• **SUPPLIED DATA**
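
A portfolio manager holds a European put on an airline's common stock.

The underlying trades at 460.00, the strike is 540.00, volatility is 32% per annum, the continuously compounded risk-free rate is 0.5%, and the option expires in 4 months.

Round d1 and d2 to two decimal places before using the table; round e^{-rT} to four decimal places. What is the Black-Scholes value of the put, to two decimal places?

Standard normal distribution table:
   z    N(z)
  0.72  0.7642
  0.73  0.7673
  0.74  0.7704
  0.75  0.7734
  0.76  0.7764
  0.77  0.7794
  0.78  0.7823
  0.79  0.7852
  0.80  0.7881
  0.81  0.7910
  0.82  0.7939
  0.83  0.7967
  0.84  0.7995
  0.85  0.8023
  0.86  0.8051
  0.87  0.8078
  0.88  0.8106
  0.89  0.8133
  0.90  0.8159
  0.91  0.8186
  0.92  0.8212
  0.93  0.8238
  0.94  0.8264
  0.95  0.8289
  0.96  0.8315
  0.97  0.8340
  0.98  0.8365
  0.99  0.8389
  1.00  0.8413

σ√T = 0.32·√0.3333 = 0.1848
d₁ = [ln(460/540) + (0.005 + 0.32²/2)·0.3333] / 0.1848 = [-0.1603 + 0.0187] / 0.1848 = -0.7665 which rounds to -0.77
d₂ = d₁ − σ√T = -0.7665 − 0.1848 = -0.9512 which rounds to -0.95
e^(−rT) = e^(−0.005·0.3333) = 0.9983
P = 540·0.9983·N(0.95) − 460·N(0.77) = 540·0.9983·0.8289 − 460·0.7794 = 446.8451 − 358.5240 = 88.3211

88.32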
* * *
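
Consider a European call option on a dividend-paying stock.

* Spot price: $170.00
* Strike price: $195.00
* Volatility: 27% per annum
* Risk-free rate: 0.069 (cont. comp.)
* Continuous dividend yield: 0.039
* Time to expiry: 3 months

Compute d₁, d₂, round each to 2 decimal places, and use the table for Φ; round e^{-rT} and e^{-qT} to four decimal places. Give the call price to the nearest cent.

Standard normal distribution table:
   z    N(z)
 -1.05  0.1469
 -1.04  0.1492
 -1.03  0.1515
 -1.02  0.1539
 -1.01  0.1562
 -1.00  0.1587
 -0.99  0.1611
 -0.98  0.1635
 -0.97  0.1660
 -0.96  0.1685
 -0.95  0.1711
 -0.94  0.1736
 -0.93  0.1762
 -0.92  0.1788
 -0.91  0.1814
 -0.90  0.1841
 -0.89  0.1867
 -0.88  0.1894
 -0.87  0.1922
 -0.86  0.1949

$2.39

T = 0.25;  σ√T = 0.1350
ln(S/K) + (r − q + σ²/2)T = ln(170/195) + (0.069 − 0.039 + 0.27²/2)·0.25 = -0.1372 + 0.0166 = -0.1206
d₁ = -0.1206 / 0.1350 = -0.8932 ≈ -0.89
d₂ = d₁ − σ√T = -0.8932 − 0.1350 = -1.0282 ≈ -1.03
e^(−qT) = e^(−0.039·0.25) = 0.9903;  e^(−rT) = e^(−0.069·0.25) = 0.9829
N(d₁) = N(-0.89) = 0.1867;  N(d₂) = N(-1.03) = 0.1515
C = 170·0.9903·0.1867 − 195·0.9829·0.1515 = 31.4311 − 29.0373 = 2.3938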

• **ASSIGNMENT**
Give the number of lines that hold the word "European" in these records, with nothing added.

• **EXPECTED ANSWER**
2